→ **Brief**:
Starting from the line that holds "Trace insertion sort on [-1, 38, 5, -6, 5, -10].", print every line through the end of the records, first and last included.

→ **Material provided**:

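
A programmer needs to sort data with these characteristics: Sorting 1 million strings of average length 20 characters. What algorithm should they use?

Best choice: MSD radix sort or Mergesort
Reason: MSD radix sort is a non-comparison sort that buckets the strings by successive character positions, running in time proportional to the total number of characters examined rather than O(n log n) string comparisons; mergesort is a stable O(n log n)-comparison alternative that works for arbitrary variable-length keys


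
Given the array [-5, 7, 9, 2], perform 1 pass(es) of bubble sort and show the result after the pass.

After pass 1: [-5, 7, 2, 9] (1 swaps)
Total swaps: 1


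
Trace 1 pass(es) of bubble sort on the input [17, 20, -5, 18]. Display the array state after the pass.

After pass 1: [17, -5, 18, 20] (2 swaps)
Total swaps: 2


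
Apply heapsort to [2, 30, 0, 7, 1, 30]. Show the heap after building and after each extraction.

Build heap: [30, 7, 30, 2, 1, 0]
Extract 30: [30, 7, 0, 2, 1, 30]
Extract 30: [7, 2, 0, 1, 30, 30]
Extract 7: [2, 1, 0, 7, 30, 30]
Extract 2: [1, 0, 2, 7, 30, 30]
Extract 1: [0, 1, 2, 7, 30, 30]


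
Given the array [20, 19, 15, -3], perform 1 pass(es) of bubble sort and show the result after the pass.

After pass 1: [19, 15, -3, 20] (3 swaps)
Total swaps: 3


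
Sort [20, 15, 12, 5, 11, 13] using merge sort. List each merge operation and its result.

Divide and conquer:
  Merge [15] + [12] -> [12, 15]
  Merge [20] + [12, 15] -> [12, 15, 20]
  Merge [11] + [13] -> [11, 13]
  Merge [5] + [11, 13] -> [5, 11, 13]
  Merge [12, 15, 20] + [5, 11, 13] -> [5, 11, 12, 13, 15, 20]


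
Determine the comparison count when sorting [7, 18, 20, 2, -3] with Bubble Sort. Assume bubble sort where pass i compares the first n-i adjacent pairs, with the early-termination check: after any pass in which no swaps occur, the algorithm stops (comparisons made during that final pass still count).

Pass 1: compare adjacent pairs (0,1)..(3,4) = 4 comparison(s), 2 swap(s) -> [7, 18, 2, -3, 20]
Pass 2: compare adjacent pairs (0,1)..(2,3) = 3 comparison(s), 2 swap(s) -> [7, 2, -3, 18, 20]
Pass 3: compare adjacent pairs (0,1)..(1,2) = 2 comparison(s), 2 swap(s) -> [2, -3, 7, 18, 20]
Pass 4: compare adjacent pairs (0,1)..(0,1) = 1 comparison(s), 1 swap(s) -> [-3, 2, 7, 18, 20]
Every pass made at least one swap, so all n-1 passes run.
Total comparisons: 4 + 3 + 2 + 1 = 10


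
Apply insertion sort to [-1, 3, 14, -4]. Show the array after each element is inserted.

First element -1 is already 'sorted'
Insert 3: shifted 0 elements -> [-1, 3, 14, -4]
Insert 14: shifted 0 elements -> [-1, 3, 14, -4]
Insert -4: shifted 3 elements -> [-4, -1, 3, 14]


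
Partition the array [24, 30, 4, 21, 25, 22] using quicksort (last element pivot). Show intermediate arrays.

Partition 1: pivot=22 at index 2 -> [4, 21, 22, 30, 25, 24]
Partition 2: pivot=21 at index 1 -> [4, 21, 22, 30, 25, 24]
Partition 3: pivot=24 at index 3 -> [4, 21, 22, 24, 25, 30]
Partition 4: pivot=30 at index 5 -> [4, 21, 22, 24, 25, 30]


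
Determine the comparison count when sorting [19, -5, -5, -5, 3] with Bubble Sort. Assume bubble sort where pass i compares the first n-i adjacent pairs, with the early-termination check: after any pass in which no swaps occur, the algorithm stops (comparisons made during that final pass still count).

Pass 1: compare adjacent pairs (0,1)..(3,4) = 4 comparison(s), 4 swap(s) -> [-5, -5, -5, 3, 19]
Pass 2: compare adjacent pairs (0,1)..(2,3) = 3 comparison(s), 0 swap(s) -> [-5, -5, -5, 3, 19]
No swaps in this pass, so bubble sort stops here.
Total comparisons: 4 + 3 = 7


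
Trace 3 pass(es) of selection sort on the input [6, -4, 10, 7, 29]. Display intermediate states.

Pass 1: Select minimum -4 at index 1, swap -> [-4, 6, 10, 7, 29]
Pass 2: Select minimum 6 at index 1, swap -> [-4, 6, 10, 7, 29]
Pass 3: Select minimum 7 at index 3, swap -> [-4, 6, 7, 10, 29]


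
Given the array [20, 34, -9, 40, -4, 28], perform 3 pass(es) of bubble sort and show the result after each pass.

After pass 1: [20, -9, 34, -4, 28, 40] (3 swaps)
After pass 2: [-9, 20, -4, 28, 34, 40] (3 swaps)
After pass 3: [-9, -4, 20, 28, 34, 40] (1 swaps)
Total swaps: 7


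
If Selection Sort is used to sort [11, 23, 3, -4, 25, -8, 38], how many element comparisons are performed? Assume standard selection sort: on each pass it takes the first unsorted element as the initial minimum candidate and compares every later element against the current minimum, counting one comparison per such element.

Pass 1: scan indices 1..6 for the minimum = 6 comparison(s); min is -8, place at index 0 -> [-8, 23, 3, -4, 25, 11, 38]
Pass 2: scan indices 2..6 for the minimum = 5 comparison(s); min is -4, place at index 1 -> [-8, -4, 3, 23, 25, 11, 38]
Pass 3: scan indices 3..6 for the minimum = 4 comparison(s); min is 3, place at index 2 -> [-8, -4, 3, 23, 25, 11, 38]
Pass 4: scan indices 4..6 for the minimum = 3 comparison(s); min is 11, place at index 3 -> [-8, -4, 3, 11, 25, 23, 38]
Pass 5: scan indices 5..6 for the minimum = 2 comparison(s); min is 23, place at index 4 -> [-8, -4, 3, 11, 23, 25, 38]
Pass 6: scan indices 6..6 for the minimum = 1 comparison(s); min is 25, place at index 5 -> [-8, -4, 3, 11, 23, 25, 38]
Selection sort always scans the whole unsorted suffix, so the count is (n-1) + (n-2) + ... + 1 = n(n-1)/2 = 7*6/2 = 21 regardless of the input order.
Total comparisons: 6 + 5 + 4 + 3 + 2 + 1 = 21


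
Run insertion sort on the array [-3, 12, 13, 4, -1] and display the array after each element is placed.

First element -3 is already 'sorted'
Insert 12: shifted 0 elements -> [-3, 12, 13, 4, -1]
Insert 13: shifted 0 elements -> [-3, 12, 13, 4, -1]
Insert 4: shifted 2 elements -> [-3, 4, 12, 13, -1]
Insert -1: shifted 3 elements -> [-3, -1, 4, 12, 13]


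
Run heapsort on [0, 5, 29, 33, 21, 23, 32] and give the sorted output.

Build heap: [33, 21, 32, 5, 0, 23, 29]
Extract 33: [32, 21, 29, 5, 0, 23, 33]
Extract 32: [29, 21, 23, 5, 0, 32, 33]
Extract 29: [23, 21, 0, 5, 29, 32, 33]
Extract 23: [21, 5, 0, 23, 29, 32, 33]
Extract 21: [5, 0, 21, 23, 29, 32, 33]
Extract 5: [0, 5, 21, 23, 29, 32, 33]


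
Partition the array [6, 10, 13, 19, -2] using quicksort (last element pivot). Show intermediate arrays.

Partition 1: pivot=-2 at index 0 -> [-2, 10, 13, 19, 6]
Partition 2: pivot=6 at index 1 -> [-2, 6, 13, 19, 10]
Partition 3: pivot=10 at index 2 -> [-2, 6, 10, 19, 13]
Partition 4: pivot=13 at index 3 -> [-2, 6, 10, 13, 19]


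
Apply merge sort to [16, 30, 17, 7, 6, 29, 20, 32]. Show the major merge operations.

Divide and conquer:
  Merge [16] + [30] -> [16, 30]
  Merge [17] + [7] -> [7, 17]
  Merge [16, 30] + [7, 17] -> [7, 16, 17, 30]
  Merge [6] + [29] -> [6, 29]
  Merge [20] + [32] -> [20, 32]
  Merge [6, 29] + [20, 32] -> [6, 20, 29, 32]
  Merge [7, 16, 17, 30] + [6, 20, 29, 32] -> [6, 7, 16, 17, 20, 29, 30, 32]


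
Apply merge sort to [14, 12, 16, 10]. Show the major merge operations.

Divide and conquer:
  Merge [14] + [12] -> [12, 14]
  Merge [16] + [10] -> [10, 16]
  Merge [12, 14] + [10, 16] -> [10, 12, 14, 16]


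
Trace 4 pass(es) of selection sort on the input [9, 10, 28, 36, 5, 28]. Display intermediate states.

Pass 1: Select minimum 5 at index 4, swap -> [5, 10, 28, 36, 9, 28]
Pass 2: Select minimum 9 at index 4, swap -> [5, 9, 28, 36, 10, 28]
Pass 3: Select minimum 10 at index 4, swap -> [5, 9, 10, 36, 28, 28]
Pass 4: Select minimum 28 at index 4, swap -> [5, 9, 10, 28, 36, 28]


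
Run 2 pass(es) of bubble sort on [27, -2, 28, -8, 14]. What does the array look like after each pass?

After pass 1: [-2, 27, -8, 14, 28] (3 swaps)
After pass 2: [-2, -8, 14, 27, 28] (2 swaps)
Total swaps: 5


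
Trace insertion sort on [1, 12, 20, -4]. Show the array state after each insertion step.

First element 1 is already 'sorted'
Insert 12: shifted 0 elements -> [1, 12, 20, -4]
Insert 20: shifted 0 elements -> [1, 12, 20, -4]
Insert -4: shifted 3 elements -> [-4, 1, 12, 20]


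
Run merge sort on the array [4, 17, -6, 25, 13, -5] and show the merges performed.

Divide and conquer:
  Merge [17] + [-6] -> [-6, 17]
  Merge [4] + [-6, 17] -> [-6, 4, 17]
  Merge [13] + [-5] -> [-5, 13]
  Merge [25] + [-5, 13] -> [-5, 13, 25]
  Merge [-6, 4, 17] + [-5, 13, 25] -> [-6, -5, 4, 13, 17, 25]


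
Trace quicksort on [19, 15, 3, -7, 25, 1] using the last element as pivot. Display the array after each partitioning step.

Partition 1: pivot=1 at index 1 -> [-7, 1, 3, 19, 25, 15]
Partition 2: pivot=15 at index 3 -> [-7, 1, 3, 15, 25, 19]
Partition 3: pivot=19 at index 4 -> [-7, 1, 3, 15, 19, 25]


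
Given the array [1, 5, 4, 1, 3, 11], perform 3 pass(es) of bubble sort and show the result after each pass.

After pass 1: [1, 4, 1, 3, 5, 11] (3 swaps)
After pass 2: [1, 1, 3, 4, 5, 11] (2 swaps)
After pass 3: [1, 1, 3, 4, 5, 11] (0 swaps)
Total swaps: 5


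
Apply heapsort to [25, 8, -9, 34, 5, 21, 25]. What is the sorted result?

Build heap: [34, 25, 25, 8, 5, 21, -9]
Extract 34: [25, 8, 25, -9, 5, 21, 34]
Extract 25: [25, 8, 21, -9, 5, 25, 34]
Extract 25: [21, 8, 5, -9, 25, 25, 34]
Extract 21: [8, -9, 5, 21, 25, 25, 34]
Extract 8: [5, -9, 8, 21, 25, 25, 34]
Extract 5: [-9, 5, 8, 21, 25, 25, 34]


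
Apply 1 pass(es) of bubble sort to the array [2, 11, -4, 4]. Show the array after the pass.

After pass 1: [2, -4, 4, 11] (2 swaps)
Total swaps: 2


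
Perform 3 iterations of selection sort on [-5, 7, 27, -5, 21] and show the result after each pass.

Pass 1: Select minimum -5 at index 0, swap -> [-5, 7, 27, -5, 21]
Pass 2: Select minimum -5 at index 3, swap -> [-5, -5, 27, 7, 21]
Pass 3: Select minimum 7 at index 3, swap -> [-5, -5, 7, 27, 21]


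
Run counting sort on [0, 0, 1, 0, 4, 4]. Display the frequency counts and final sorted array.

Count array: [3, 1, 0, 0, 2]
(count[i] = number of elements equal to i)
Cumulative count: [3, 4, 4, 4, 6]
Sorted: [0, 0, 0, 1, 4, 4]


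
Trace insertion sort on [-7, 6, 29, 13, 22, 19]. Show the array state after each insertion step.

First element -7 is already 'sorted'
Insert 6: shifted 0 elements -> [-7, 6, 29, 13, 22, 19]
Insert 29: shifted 0 elements -> [-7, 6, 29, 13, 22, 19]
Insert 13: shifted 1 elements -> [-7, 6, 13, 29, 22, 19]
Insert 22: shifted 1 elements -> [-7, 6, 13, 22, 29, 19]
Insert 19: shifted 2 elements -> [-7, 6, 13, 19, 22, 29]


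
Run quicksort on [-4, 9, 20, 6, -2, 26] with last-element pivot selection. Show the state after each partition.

Partition 1: pivot=26 at index 5 -> [-4, 9, 20, 6, -2, 26]
Partition 2: pivot=-2 at index 1 -> [-4, -2, 20, 6, 9, 26]
Partition 3: pivot=9 at index 3 -> [-4, -2, 6, 9, 20, 26]


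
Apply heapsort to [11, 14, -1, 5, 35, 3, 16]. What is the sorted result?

Build heap: [35, 14, 16, 5, 11, 3, -1]
Extract 35: [16, 14, 3, 5, 11, -1, 35]
Extract 16: [14, 11, 3, 5, -1, 16, 35]
Extract 14: [11, 5, 3, -1, 14, 16, 35]
Extract 11: [5, -1, 3, 11, 14, 16, 35]
Extract 5: [3, -1, 5, 11, 14, 16, 35]
Extract 3: [-1, 3, 5, 11, 14, 16, 35]


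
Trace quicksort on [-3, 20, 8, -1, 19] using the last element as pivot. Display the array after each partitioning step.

Partition 1: pivot=19 at index 3 -> [-3, 8, -1, 19, 20]
Partition 2: pivot=-1 at index 1 -> [-3, -1, 8, 19, 20]


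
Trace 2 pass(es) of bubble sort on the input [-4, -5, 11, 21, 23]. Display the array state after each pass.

After pass 1: [-5, -4, 11, 21, 23] (1 swaps)
After pass 2: [-5, -4, 11, 21, 23] (0 swaps)
Total swaps: 1


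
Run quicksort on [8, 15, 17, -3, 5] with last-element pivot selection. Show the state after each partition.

Partition 1: pivot=5 at index 1 -> [-3, 5, 17, 8, 15]
Partition 2: pivot=15 at index 3 -> [-3, 5, 8, 15, 17]


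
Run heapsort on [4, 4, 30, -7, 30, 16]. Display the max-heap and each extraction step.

Build heap: [30, 4, 30, -7, 4, 16]
Extract 30: [30, 4, 16, -7, 4, 30]
Extract 30: [16, 4, 4, -7, 30, 30]
Extract 16: [4, -7, 4, 16, 30, 30]
Extract 4: [4, -7, 4, 16, 30, 30]
Extract 4: [-7, 4, 4, 16, 30, 30]


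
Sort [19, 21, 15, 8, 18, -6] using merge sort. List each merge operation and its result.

Divide and conquer:
  Merge [21] + [15] -> [15, 21]
  Merge [19] + [15, 21] -> [15, 19, 21]
  Merge [18] + [-6] -> [-6, 18]
  Merge [8] + [-6, 18] -> [-6, 8, 18]
  Merge [15, 19, 21] + [-6, 8, 18] -> [-6, 8, 15, 18, 19, 21]


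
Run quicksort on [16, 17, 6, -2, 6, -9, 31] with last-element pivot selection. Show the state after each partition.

Partition 1: pivot=31 at index 6 -> [16, 17, 6, -2, 6, -9, 31]
Partition 2: pivot=-9 at index 0 -> [-9, 17, 6, -2, 6, 16, 31]
Partition 3: pivot=16 at index 4 -> [-9, 6, -2, 6, 16, 17, 31]
Partition 4: pivot=6 at index 3 -> [-9, 6, -2, 6, 16, 17, 31]
Partition 5: pivot=-2 at index 1 -> [-9, -2, 6, 6, 16, 17, 31]


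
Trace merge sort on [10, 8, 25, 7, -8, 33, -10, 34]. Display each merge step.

Divide and conquer:
  Merge [10] + [8] -> [8, 10]
  Merge [25] + [7] -> [7, 25]
  Merge [8, 10] + [7, 25] -> [7, 8, 10, 25]
  Merge [-8] + [33] -> [-8, 33]
  Merge [-10] + [34] -> [-10, 34]
  Merge [-8, 33] + [-10, 34] -> [-10, -8, 33, 34]
  Merge [7, 8, 10, 25] + [-10, -8, 33, 34] -> [-10, -8, 7, 8, 10, 25, 33, 34]


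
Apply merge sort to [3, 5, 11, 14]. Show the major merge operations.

Divide and conquer:
  Merge [3] + [5] -> [3, 5]
  Merge [11] + [14] -> [11, 14]
  Merge [3, 5] + [11, 14] -> [3, 5, 11, 14]


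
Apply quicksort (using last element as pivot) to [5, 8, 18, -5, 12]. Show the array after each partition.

Partition 1: pivot=12 at index 3 -> [5, 8, -5, 12, 18]
Partition 2: pivot=-5 at index 0 -> [-5, 8, 5, 12, 18]
Partition 3: pivot=5 at index 1 -> [-5, 5, 8, 12, 18]


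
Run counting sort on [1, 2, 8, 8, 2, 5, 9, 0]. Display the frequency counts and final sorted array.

Count array: [1, 1, 2, 0, 0, 1, 0, 0, 2, 1]
(count[i] = number of elements equal to i)
Cumulative count: [1, 2, 4, 4, 4, 5, 5, 5, 7, 8]
Sorted: [0, 1, 2, 2, 5, 8, 8, 9]


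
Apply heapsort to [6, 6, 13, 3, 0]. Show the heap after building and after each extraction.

Build heap: [13, 6, 6, 3, 0]
Extract 13: [6, 3, 6, 0, 13]
Extract 6: [6, 3, 0, 6, 13]
Extract 6: [3, 0, 6, 6, 13]
Extract 3: [0, 3, 6, 6, 13]


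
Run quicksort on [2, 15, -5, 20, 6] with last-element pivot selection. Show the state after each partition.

Partition 1: pivot=6 at index 2 -> [2, -5, 6, 20, 15]
Partition 2: pivot=-5 at index 0 -> [-5, 2, 6, 20, 15]
Partition 3: pivot=15 at index 3 -> [-5, 2, 6, 15, 20]


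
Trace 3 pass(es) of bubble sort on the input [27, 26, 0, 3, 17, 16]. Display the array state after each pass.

After pass 1: [26, 0, 3, 17, 16, 27] (5 swaps)
After pass 2: [0, 3, 17, 16, 26, 27] (4 swaps)
After pass 3: [0, 3, 16, 17, 26, 27] (1 swaps)
Total swaps: 10


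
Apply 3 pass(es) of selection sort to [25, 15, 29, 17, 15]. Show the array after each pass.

Pass 1: Select minimum 15 at index 1, swap -> [15, 25, 29, 17, 15]
Pass 2: Select minimum 15 at index 4, swap -> [15, 15, 29, 17, 25]
Pass 3: Select minimum 17 at index 3, swap -> [15, 15, 17, 29, 25]


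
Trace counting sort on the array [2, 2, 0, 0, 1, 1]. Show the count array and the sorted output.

Count array: [2, 2, 2]
(count[i] = number of elements equal to i)
Cumulative count: [2, 4, 6]
Sorted: [0, 0, 1, 1, 2, 2]


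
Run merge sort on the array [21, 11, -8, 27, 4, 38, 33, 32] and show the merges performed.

Divide and conquer:
  Merge [21] + [11] -> [11, 21]
  Merge [-8] + [27] -> [-8, 27]
  Merge [11, 21] + [-8, 27] -> [-8, 11, 21, 27]
  Merge [4] + [38] -> [4, 38]
  Merge [33] + [32] -> [32, 33]
  Merge [4, 38] + [32, 33] -> [4, 32, 33, 38]
  Merge [-8, 11, 21, 27] + [4, 32, 33, 38] -> [-8, 4, 11, 21, 27, 32, 33, 38]


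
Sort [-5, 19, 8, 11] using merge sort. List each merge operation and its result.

Divide and conquer:
  Merge [-5] + [19] -> [-5, 19]
  Merge [8] + [11] -> [8, 11]
  Merge [-5, 19] + [8, 11] -> [-5, 8, 11, 19]


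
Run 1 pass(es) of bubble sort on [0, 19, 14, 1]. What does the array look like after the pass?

After pass 1: [0, 14, 1, 19] (2 swaps)
Total swaps: 2


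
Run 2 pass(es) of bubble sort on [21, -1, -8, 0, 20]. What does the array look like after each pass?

After pass 1: [-1, -8, 0, 20, 21] (4 swaps)
After pass 2: [-8, -1, 0, 20, 21] (1 swaps)
Total swaps: 5


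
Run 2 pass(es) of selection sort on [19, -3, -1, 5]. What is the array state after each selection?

Pass 1: Select minimum -3 at index 1, swap -> [-3, 19, -1, 5]
Pass 2: Select minimum -1 at index 2, swap -> [-3, -1, 19, 5]


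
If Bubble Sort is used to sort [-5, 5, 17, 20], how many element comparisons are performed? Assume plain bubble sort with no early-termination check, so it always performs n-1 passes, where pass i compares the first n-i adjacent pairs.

Pass 1: compare adjacent pairs (0,1)..(2,3) = 3 comparison(s), 0 swap(s) -> [-5, 5, 17, 20]
Pass 2: compare adjacent pairs (0,1)..(1,2) = 2 comparison(s), 0 swap(s) -> [-5, 5, 17, 20]
Pass 3: compare adjacent pairs (0,1)..(0,1) = 1 comparison(s), 0 swap(s) -> [-5, 5, 17, 20]
Total comparisons: 3 + 2 + 1 = 6


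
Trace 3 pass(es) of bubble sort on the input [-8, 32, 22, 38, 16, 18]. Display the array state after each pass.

After pass 1: [-8, 22, 32, 16, 18, 38] (3 swaps)
After pass 2: [-8, 22, 16, 18, 32, 38] (2 swaps)
After pass 3: [-8, 16, 18, 22, 32, 38] (2 swaps)
Total swaps: 7


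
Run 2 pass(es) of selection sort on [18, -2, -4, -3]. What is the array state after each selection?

Pass 1: Select minimum -4 at index 2, swap -> [-4, -2, 18, -3]
Pass 2: Select minimum -3 at index 3, swap -> [-4, -3, 18, -2]


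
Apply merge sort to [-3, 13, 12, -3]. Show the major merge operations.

Divide and conquer:
  Merge [-3] + [13] -> [-3, 13]
  Merge [12] + [-3] -> [-3, 12]
  Merge [-3, 13] + [-3, 12] -> [-3, -3, 12, 13]


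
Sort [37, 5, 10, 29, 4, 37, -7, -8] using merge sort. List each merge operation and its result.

Divide and conquer:
  Merge [37] + [5] -> [5, 37]
  Merge [10] + [29] -> [10, 29]
  Merge [5, 37] + [10, 29] -> [5, 10, 29, 37]
  Merge [4] + [37] -> [4, 37]
  Merge [-7] + [-8] -> [-8, -7]
  Merge [4, 37] + [-8, -7] -> [-8, -7, 4, 37]
  Merge [5, 10, 29, 37] + [-8, -7, 4, 37] -> [-8, -7, 4, 5, 10, 29, 37, 37]


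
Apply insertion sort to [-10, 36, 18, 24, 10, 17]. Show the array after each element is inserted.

First element -10 is already 'sorted'
Insert 36: shifted 0 elements -> [-10, 36, 18, 24, 10, 17]
Insert 18: shifted 1 elements -> [-10, 18, 36, 24, 10, 17]
Insert 24: shifted 1 elements -> [-10, 18, 24, 36, 10, 17]
Insert 10: shifted 3 elements -> [-10, 10, 18, 24, 36, 17]
Insert 17: shifted 3 elements -> [-10, 10, 17, 18, 24, 36]


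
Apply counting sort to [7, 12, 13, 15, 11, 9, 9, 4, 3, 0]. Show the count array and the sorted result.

Count array: [1, 0, 0, 1, 1, 0, 0, 1, 0, 2, 0, 1, 1, 1, 0, 1]
(count[i] = number of elements equal to i)
Cumulative count: [1, 1, 1, 2, 3, 3, 3, 4, 4, 6, 6, 7, 8, 9, 9, 10]
Sorted: [0, 3, 4, 7, 9, 9, 11, 12, 13, 15]


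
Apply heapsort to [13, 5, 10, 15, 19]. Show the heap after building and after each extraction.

Build heap: [19, 15, 10, 13, 5]
Extract 19: [15, 13, 10, 5, 19]
Extract 15: [13, 5, 10, 15, 19]
Extract 13: [10, 5, 13, 15, 19]
Extract 10: [5, 10, 13, 15, 19]


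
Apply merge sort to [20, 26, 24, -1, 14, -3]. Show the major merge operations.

Divide and conquer:
  Merge [26] + [24] -> [24, 26]
  Merge [20] + [24, 26] -> [20, 24, 26]
  Merge [14] + [-3] -> [-3, 14]
  Merge [-1] + [-3, 14] -> [-3, -1, 14]
  Merge [20, 24, 26] + [-3, -1, 14] -> [-3, -1, 14, 20, 24, 26]


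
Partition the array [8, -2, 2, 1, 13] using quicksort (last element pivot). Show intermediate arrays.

Partition 1: pivot=13 at index 4 -> [8, -2, 2, 1, 13]
Partition 2: pivot=1 at index 1 -> [-2, 1, 2, 8, 13]
Partition 3: pivot=8 at index 3 -> [-2, 1, 2, 8, 13]


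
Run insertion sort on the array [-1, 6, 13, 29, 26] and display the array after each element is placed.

First element -1 is already 'sorted'
Insert 6: shifted 0 elements -> [-1, 6, 13, 29, 26]
Insert 13: shifted 0 elements -> [-1, 6, 13, 29, 26]
Insert 29: shifted 0 elements -> [-1, 6, 13, 29, 26]
Insert 26: shifted 1 elements -> [-1, 6, 13, 26, 29]


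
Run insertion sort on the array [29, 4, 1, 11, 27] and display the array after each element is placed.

First element 29 is already 'sorted'
Insert 4: shifted 1 elements -> [4, 29, 1, 11, 27]
Insert 1: shifted 2 elements -> [1, 4, 29, 11, 27]
Insert 11: shifted 1 elements -> [1, 4, 11, 29, 27]
Insert 27: shifted 1 elements -> [1, 4, 11, 27, 29]


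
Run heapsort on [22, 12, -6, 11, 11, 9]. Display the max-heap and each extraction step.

Build heap: [22, 12, 9, 11, 11, -6]
Extract 22: [12, 11, 9, -6, 11, 22]
Extract 12: [11, 11, 9, -6, 12, 22]
Extract 11: [11, -6, 9, 11, 12, 22]
Extract 11: [9, -6, 11, 11, 12, 22]
Extract 9: [-6, 9, 11, 11, 12, 22]


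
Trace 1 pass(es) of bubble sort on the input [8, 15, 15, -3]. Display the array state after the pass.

After pass 1: [8, 15, -3, 15] (1 swaps)
Total swaps: 1


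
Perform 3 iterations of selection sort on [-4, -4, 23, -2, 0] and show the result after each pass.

Pass 1: Select minimum -4 at index 0, swap -> [-4, -4, 23, -2, 0]
Pass 2: Select minimum -4 at index 1, swap -> [-4, -4, 23, -2, 0]
Pass 3: Select minimum -2 at index 3, swap -> [-4, -4, -2, 23, 0]


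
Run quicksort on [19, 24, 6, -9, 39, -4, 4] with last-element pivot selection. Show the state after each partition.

Partition 1: pivot=4 at index 2 -> [-9, -4, 4, 19, 39, 24, 6]
Partition 2: pivot=-4 at index 1 -> [-9, -4, 4, 19, 39, 24, 6]
Partition 3: pivot=6 at index 3 -> [-9, -4, 4, 6, 39, 24, 19]
Partition 4: pivot=19 at index 4 -> [-9, -4, 4, 6, 19, 24, 39]
Partition 5: pivot=39 at index 6 -> [-9, -4, 4, 6, 19, 24, 39]


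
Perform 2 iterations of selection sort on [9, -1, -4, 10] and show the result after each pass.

Pass 1: Select minimum -4 at index 2, swap -> [-4, -1, 9, 10]
Pass 2: Select minimum -1 at index 1, swap -> [-4, -1, 9, 10]


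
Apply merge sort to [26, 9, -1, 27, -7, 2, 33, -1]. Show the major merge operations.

Divide and conquer:
  Merge [26] + [9] -> [9, 26]
  Merge [-1] + [27] -> [-1, 27]
  Merge [9, 26] + [-1, 27] -> [-1, 9, 26, 27]
  Merge [-7] + [2] -> [-7, 2]
  Merge [33] + [-1] -> [-1, 33]
  Merge [-7, 2] + [-1, 33] -> [-7, -1, 2, 33]
  Merge [-1, 9, 26, 27] + [-7, -1, 2, 33] -> [-7, -1, -1, 2, 9, 26, 27, 33]


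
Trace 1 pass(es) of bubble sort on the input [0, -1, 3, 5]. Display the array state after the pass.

After pass 1: [-1, 0, 3, 5] (1 swaps)
Total swaps: 1


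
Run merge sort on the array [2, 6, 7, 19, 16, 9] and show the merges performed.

Divide and conquer:
  Merge [6] + [7] -> [6, 7]
  Merge [2] + [6, 7] -> [2, 6, 7]
  Merge [16] + [9] -> [9, 16]
  Merge [19] + [9, 16] -> [9, 16, 19]
  Merge [2, 6, 7] + [9, 16, 19] -> [2, 6, 7, 9, 16, 19]


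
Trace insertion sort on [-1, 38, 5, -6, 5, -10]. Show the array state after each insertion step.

First element -1 is already 'sorted'
Insert 38: shifted 0 elements -> [-1, 38, 5, -6, 5, -10]
Insert 5: shifted 1 elements -> [-1, 5, 38, -6, 5, -10]
Insert -6: shifted 3 elements -> [-6, -1, 5, 38, 5, -10]
Insert 5: shifted 1 elements -> [-6, -1, 5, 5, 38, -10]
Insert -10: shifted 5 elements -> [-10, -6, -1, 5, 5, 38]


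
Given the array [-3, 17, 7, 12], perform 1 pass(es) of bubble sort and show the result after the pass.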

→ **Reply**:
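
Trace insertion sort on [-1, 38, 5, -6, 5, -10]. Show the array state after each insertion step.

First element -1 is already 'sorted'
Insert 38: shifted 0 elements -> [-1, 38, 5, -6, 5, -10]
Insert 5: shifted 1 elements -> [-1, 5, 38, -6, 5, -10]
Insert -6: shifted 3 elements -> [-6, -1, 5, 38, 5, -10]
Insert 5: shifted 1 elements -> [-6, -1, 5, 5, 38, -10]
Insert -10: shifted 5 elements -> [-10, -6, -1, 5, 5, 38]


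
Given the array [-3, 17, 7, 12], perform 1 pass(es) of bubble sort and show the result after the pass.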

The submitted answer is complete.